■ **Task statement**
The required output is the line containing "In a mass spectrometer, a" followed by every later line through the end of the data, all reproduced exactly.

--- START ---

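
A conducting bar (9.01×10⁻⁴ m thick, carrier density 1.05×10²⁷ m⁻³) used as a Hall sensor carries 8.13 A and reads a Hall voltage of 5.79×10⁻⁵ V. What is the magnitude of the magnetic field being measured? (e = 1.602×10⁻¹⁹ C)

B ≈ 1.08 T

From V_H = IB/(n e t), B = V_H n e t / I.
B = (5.79×10⁻⁵)(1.05×10²⁷)(1.602×10⁻¹⁹)(9.01×10⁻⁴)/8.13 ≈ 1.08 T.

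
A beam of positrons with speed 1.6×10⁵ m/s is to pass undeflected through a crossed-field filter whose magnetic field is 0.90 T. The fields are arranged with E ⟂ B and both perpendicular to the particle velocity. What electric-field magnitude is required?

E = 1.4×10⁵ V/m

For straight-line motion qE = qvB, so E = vB.
E = 1.6×10⁵ × 0.90 = 1.4×10⁵ V/m.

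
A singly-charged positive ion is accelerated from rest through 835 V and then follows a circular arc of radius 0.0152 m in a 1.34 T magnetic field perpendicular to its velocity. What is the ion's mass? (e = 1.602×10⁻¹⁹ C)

Combine |q|V = ½mv² and r = mv/(|q|B): eliminate v to get m = qB²r²/(2V).
m = (1.602×10⁻¹⁹)(1.34)²(0.0152)²/(2·835) ≈ 3.98×10⁻²⁶ kg.

m ≈ 3.98×10⁻²⁶ kg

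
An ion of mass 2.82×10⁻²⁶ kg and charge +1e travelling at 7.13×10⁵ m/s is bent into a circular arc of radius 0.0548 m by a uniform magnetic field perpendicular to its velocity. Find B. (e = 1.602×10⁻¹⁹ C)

B ≈ 2.29 T

From |q|vB = mv²/r, B = mv/(|q|r).
B = (2.82×10⁻²⁶)(7.13×10⁵)/((1.602×10⁻¹⁹)(0.0548)) ≈ 2.29 T.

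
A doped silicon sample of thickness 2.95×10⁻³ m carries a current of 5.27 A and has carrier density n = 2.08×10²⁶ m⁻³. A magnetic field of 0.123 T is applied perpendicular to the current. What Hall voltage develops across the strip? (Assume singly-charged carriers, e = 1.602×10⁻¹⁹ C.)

V_H = IB/(n e t).
V_H = (5.27)(0.123)/((2.08×10²⁶)(1.602×10⁻¹⁹)(2.95×10⁻³)) ≈ 6.59×10⁻⁶ V.

V_H ≈ 6.59×10⁻⁶ V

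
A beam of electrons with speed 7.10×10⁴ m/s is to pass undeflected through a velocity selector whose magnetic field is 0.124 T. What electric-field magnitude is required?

E = 8800 V/m

For straight-line motion qE = qvB, so E = vB.
E = 7.10×10⁴ × 0.124 = 8800 V/m.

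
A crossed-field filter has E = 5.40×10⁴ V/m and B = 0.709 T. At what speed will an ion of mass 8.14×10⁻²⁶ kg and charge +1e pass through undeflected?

For undeflected motion the electric and magnetic forces balance: qE = qvB.
v = E/B = 5.40×10⁴/0.709 = 7.62×10⁴ m/s.

v = 7.62×10⁴ m/s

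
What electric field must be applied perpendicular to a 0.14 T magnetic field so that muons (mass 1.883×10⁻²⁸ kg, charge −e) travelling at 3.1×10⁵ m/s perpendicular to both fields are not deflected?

For straight-line motion qE = qvB, so E = vB.
E = 3.1×10⁵ × 0.14 = 4.3×10⁴ V/m.

E = 4.3×10⁴ V/m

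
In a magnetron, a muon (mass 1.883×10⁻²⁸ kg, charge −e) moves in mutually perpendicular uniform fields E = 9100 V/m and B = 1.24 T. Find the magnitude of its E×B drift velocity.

The E×B drift speed is v_d = E/B.
v_d = 9100/1.24 = 7340 m/s.

v_d ≈ 7340 m/s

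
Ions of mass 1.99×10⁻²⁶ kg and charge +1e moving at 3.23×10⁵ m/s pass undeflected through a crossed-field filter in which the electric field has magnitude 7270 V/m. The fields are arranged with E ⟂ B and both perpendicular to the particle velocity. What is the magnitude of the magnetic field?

B = 0.0225 T

Balance of forces in the selector: qE = qvB ⇒ B = E/v.
B = 7270/3.23×10⁵ = 0.0225 T.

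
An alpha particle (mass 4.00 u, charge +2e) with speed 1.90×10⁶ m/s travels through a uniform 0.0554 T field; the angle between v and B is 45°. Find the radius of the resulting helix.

v⊥ = v sinθ = 1.90×10⁶·sin45° ≈ 1.344×10⁶ m/s.
r = m v⊥/(|q|B) = (6.644×10⁻²⁷)(1.344×10⁶)/((3.204×10⁻¹⁹)(0.0554)) ≈ 0.503 m.

r ≈ 0.503 m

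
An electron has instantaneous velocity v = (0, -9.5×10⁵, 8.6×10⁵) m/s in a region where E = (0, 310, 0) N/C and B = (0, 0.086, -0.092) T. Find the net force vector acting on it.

v×B = (1.34×10⁴, 0, 0) N/C.
E + v×B = (1.34×10⁴, 310, 0) N/C.
F = q(E + v×B) = (−1.602×10⁻¹⁹ C)·(1.34×10⁴, 310, 0) = (-2.15×10⁻¹⁵, -4.97×10⁻¹⁷, 0) N.

F ≈ (-2.15×10⁻¹⁵, -4.97×10⁻¹⁷, 0) N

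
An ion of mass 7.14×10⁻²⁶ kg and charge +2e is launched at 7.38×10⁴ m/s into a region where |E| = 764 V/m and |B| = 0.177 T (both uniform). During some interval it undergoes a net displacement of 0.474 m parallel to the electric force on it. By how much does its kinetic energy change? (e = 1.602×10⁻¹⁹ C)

ΔKE ≈ 1.16×10⁻¹⁶ J

The magnetic force is always ⟂ v and does no work; only the electric force changes KE.
ΔKE = F_E · d = |q|E d = (3.204×10⁻¹⁹)(764)(0.474) ≈ 1.16×10⁻¹⁶ J.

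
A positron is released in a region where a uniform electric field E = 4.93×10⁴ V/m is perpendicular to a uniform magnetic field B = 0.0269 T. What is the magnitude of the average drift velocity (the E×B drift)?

The E×B drift speed is v_d = E/B.
v_d = 4.93×10⁴/0.0269 = 1.83×10⁶ m/s.

v_d ≈ 1.83×10⁶ m/s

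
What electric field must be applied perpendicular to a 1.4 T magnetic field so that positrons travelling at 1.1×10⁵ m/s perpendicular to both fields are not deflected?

E = 1.5×10⁵ V/m

For straight-line motion qE = qvB, so E = vB.
E = 1.1×10⁵ × 1.4 = 1.5×10⁵ V/m.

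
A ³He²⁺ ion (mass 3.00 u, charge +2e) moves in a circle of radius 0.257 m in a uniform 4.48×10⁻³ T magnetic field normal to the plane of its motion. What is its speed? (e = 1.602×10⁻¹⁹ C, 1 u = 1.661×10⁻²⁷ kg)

v ≈ 7.40×10⁴ m/s

From |q|vB = mv²/r, v = |q|Br/m.
v = (3.204×10⁻¹⁹)(4.48×10⁻³)(0.257)/4.983×10⁻²⁷ ≈ 7.40×10⁴ m/s.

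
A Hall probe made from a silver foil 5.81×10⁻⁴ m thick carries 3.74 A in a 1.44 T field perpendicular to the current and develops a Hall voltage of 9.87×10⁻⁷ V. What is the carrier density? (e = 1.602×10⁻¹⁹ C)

n ≈ 5.86×10²⁸ m⁻³

From V_H = IB/(n e t), n = IB/(V_H e t).
n = (3.74)(1.44)/((9.87×10⁻⁷)(1.602×10⁻¹⁹)(5.81×10⁻⁴)) ≈ 5.86×10²⁸ m⁻³.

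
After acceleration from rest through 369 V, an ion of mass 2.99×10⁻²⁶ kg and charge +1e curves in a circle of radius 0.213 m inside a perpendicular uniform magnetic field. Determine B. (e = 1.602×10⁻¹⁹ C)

B ≈ 0.0551 T

v = √(2|q|V/m) = √(2·1.602×10⁻¹⁹·369/2.99×10⁻²⁶) ≈ 6.288×10⁴ m/s.
B = mv/(|q|r) = (2.99×10⁻²⁶)(6.288×10⁴)/((1.602×10⁻¹⁹)(0.213)) ≈ 0.0551 T.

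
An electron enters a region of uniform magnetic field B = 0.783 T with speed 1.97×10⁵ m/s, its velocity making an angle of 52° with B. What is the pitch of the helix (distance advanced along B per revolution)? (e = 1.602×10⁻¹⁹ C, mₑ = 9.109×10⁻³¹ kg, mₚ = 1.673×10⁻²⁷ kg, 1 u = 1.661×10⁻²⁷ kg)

v∥ = v cosθ = 1.97×10⁵·cos52° ≈ 1.213×10⁵ m/s.
T = 2πm/(|q|B) = 2π(9.109×10⁻³¹)/((1.602×10⁻¹⁹)(0.783)) ≈ 4.563×10⁻¹¹ s.
pitch = v∥ T = (1.213×10⁵)(4.563×10⁻¹¹) ≈ 5.53×10⁻⁶ m.

p ≈ 5.53×10⁻⁶ m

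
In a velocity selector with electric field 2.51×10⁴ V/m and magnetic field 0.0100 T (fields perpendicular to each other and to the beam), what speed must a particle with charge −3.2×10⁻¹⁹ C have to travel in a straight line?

v = 2.51×10⁶ m/s

For undeflected motion the electric and magnetic forces balance: qE = qvB.
v = E/B = 2.51×10⁴/0.0100 = 2.51×10⁶ m/s.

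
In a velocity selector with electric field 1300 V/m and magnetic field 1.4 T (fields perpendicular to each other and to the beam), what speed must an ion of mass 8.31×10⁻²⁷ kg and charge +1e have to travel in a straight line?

Straight-line motion ⇒ electric and magnetic forces cancel, so E = vB.
v = E/B = 1300/1.4 = 930 m/s.

v = 930 m/s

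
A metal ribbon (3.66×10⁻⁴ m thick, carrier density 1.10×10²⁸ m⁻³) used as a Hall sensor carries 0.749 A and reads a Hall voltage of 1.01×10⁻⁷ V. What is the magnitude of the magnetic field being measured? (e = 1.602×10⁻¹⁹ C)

B ≈ 0.0870 T

From V_H = IB/(n e t), B = V_H n e t / I.
B = (1.01×10⁻⁷)(1.10×10²⁸)(1.602×10⁻¹⁹)(3.66×10⁻⁴)/0.749 ≈ 0.0870 T.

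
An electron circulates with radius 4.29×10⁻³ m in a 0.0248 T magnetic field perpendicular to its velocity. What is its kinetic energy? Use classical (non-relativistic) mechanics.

KE ≈ 1.59×10⁻¹⁶ J

v = |q|Br/m, then KE = ½mv² = (qBr)²/(2m).
v = (1.602×10⁻¹⁹)(0.0248)(4.29×10⁻³)/9.109×10⁻³¹ ≈ 1.871×10⁷ m/s.
KE = ½(9.109×10⁻³¹)(1.871×10⁷)² ≈ 1.59×10⁻¹⁶ J.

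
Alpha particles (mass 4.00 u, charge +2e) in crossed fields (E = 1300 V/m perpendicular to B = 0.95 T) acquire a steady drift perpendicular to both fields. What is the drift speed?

The steady drift has the magnetic force balancing the electric force, so v_d = E/B.
v_d = 1300/0.95 = 1400 m/s.

v_d ≈ 1400 m/s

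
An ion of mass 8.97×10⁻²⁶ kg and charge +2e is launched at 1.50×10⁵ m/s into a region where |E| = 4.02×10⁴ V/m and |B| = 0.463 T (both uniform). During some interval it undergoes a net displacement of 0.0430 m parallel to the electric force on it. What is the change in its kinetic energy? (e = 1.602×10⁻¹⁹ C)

ΔKE ≈ 5.54×10⁻¹⁶ J

The magnetic force is always ⟂ v and does no work; only the electric force changes KE.
ΔKE = F_E · d = |q|E d = (3.204×10⁻¹⁹)(4.02×10⁴)(0.0430) ≈ 5.54×10⁻¹⁶ J.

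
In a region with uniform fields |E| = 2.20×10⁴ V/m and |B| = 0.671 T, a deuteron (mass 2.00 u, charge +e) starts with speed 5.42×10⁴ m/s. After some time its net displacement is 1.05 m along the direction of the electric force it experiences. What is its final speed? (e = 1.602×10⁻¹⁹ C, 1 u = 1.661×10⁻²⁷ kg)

v_f ≈ 1.49×10⁶ m/s

B does no work; ΔKE = |q|E d.
½mv_f² = ½mv₀² + |q|Ed = ½(3.322×10⁻²⁷)(5.42×10⁴)² + (1.602×10⁻¹⁹)(2.20×10⁴)(1.05) ≈ 4.879×10⁻¹⁸ J + 3.701×10⁻¹⁵ J ≈ 3.705×10⁻¹⁵ J.
v_f = √(2·3.705×10⁻¹⁵/3.322×10⁻²⁷) ≈ 1.49×10⁶ m/s.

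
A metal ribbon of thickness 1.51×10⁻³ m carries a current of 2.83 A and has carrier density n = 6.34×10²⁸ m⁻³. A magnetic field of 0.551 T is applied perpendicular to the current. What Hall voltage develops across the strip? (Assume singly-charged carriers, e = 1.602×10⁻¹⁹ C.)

V_H = IB/(n e t).
V_H = (2.83)(0.551)/((6.34×10²⁸)(1.602×10⁻¹⁹)(1.51×10⁻³)) ≈ 1.02×10⁻⁷ V.

V_H ≈ 1.02×10⁻⁷ V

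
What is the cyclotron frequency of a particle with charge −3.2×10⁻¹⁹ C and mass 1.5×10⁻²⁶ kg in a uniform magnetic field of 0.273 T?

f = |q|B/(2πm).
f = (3.2×10⁻¹⁹)(0.273)/(2π·1.5×10⁻²⁶) ≈ 9.27×10⁵ Hz.

f ≈ 9.27×10⁵ Hz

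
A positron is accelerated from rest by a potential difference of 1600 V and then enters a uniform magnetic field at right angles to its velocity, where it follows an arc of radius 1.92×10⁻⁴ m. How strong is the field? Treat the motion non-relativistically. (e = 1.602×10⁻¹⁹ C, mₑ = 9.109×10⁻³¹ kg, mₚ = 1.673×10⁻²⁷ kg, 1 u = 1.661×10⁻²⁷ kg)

v = √(2|q|V/m) = √(2·1.602×10⁻¹⁹·1600/9.109×10⁻³¹) ≈ 2.372×10⁷ m/s.
B = mv/(|q|r) = (9.109×10⁻³¹)(2.372×10⁷)/((1.602×10⁻¹⁹)(1.92×10⁻⁴)) ≈ 0.703 T.

B ≈ 0.703 T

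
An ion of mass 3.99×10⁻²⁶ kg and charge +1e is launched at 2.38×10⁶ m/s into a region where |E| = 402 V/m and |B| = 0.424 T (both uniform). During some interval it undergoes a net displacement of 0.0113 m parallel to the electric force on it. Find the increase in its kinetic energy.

The magnetic force is always ⟂ v and does no work; only the electric force changes KE.
ΔKE = F_E · d = |q|E d = (1.602×10⁻¹⁹)(402)(0.0113) ≈ 7.28×10⁻¹⁹ J.

ΔKE ≈ 7.28×10⁻¹⁹ J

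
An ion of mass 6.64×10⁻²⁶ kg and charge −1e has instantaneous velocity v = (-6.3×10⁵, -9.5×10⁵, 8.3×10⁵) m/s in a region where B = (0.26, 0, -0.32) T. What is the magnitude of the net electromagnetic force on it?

|F| ≈ 6.28×10⁻¹⁴ N

v×B = (3.04×10⁵, 1.42×10⁴, 2.47×10⁵) N/C.
F = q v×B = (−1.602×10⁻¹⁹ C)·(3.04×10⁵, 1.42×10⁴, 2.47×10⁵) = (-4.87×10⁻¹⁴, -2.27×10⁻¹⁵, -3.96×10⁻¹⁴) N.
|F| = 6.28×10⁻¹⁴ N.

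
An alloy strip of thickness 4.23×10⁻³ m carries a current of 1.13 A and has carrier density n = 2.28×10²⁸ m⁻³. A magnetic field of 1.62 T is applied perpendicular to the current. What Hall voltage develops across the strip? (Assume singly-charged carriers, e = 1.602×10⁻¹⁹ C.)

V_H ≈ 1.18×10⁻⁷ V

V_H = IB/(n e t).
V_H = (1.13)(1.62)/((2.28×10²⁸)(1.602×10⁻¹⁹)(4.23×10⁻³)) ≈ 1.18×10⁻⁷ V.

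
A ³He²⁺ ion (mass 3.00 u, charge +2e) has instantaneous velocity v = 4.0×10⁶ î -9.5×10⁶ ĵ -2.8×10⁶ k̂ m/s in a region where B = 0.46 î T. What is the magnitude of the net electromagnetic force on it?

|F| ≈ 1.46×10⁻¹² N

v×B = (0, -1.29×10⁶, 4.37×10⁶) N/C.
F = q v×B = (3.204×10⁻¹⁹ C)·(0, -1.29×10⁶, 4.37×10⁶) = (0, -4.13×10⁻¹³, 1.40×10⁻¹²) N.
|F| = 1.46×10⁻¹² N.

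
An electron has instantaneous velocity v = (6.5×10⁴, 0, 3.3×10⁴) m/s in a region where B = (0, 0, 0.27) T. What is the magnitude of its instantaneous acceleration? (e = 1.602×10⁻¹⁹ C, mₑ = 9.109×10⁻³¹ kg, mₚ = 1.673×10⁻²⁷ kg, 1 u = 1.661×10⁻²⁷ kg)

|a| ≈ 3.09×10¹⁵ m/s²

v×B = (0, -1.76×10⁴, 0) N/C.
F = q v×B = (−1.602×10⁻¹⁹ C)·(0, -1.76×10⁴, 0) = (0, 2.81×10⁻¹⁵, 0) N.
|a| = |F|/m = 2.812×10⁻¹⁵/9.109×10⁻³¹ ≈ 3.09×10¹⁵ m/s².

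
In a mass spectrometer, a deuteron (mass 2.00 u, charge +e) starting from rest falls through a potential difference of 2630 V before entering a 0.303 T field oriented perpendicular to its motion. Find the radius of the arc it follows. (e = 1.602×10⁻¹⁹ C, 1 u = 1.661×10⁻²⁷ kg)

r ≈ 0.0345 m

Acceleration: |q|V = ½mv² ⇒ v = √(2|q|V/m) = √(2·1.602×10⁻¹⁹·2630/3.322×10⁻²⁷) ≈ 5.036×10⁵ m/s.
In the field: r = mv/(|q|B) = (3.322×10⁻²⁷)(5.036×10⁵)/((1.602×10⁻¹⁹)(0.303)) ≈ 0.0345 m.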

--- END ---

■ **Solution**
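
In a mass spectrometer, a deuteron (mass 2.00 u, charge +e) starting from rest falls through a potential difference of 2630 V before entering a 0.303 T field oriented perpendicular to its motion. Find the radius of the arc it follows. (e = 1.602×10⁻¹⁹ C, 1 u = 1.661×10⁻²⁷ kg)

r ≈ 0.0345 m

Acceleration: |q|V = ½mv² ⇒ v = √(2|q|V/m) = √(2·1.602×10⁻¹⁹·2630/3.322×10⁻²⁷) ≈ 5.036×10⁵ m/s.
In the field: r = mv/(|q|B) = (3.322×10⁻²⁷)(5.036×10⁵)/((1.602×10⁻¹⁹)(0.303)) ≈ 0.0345 m.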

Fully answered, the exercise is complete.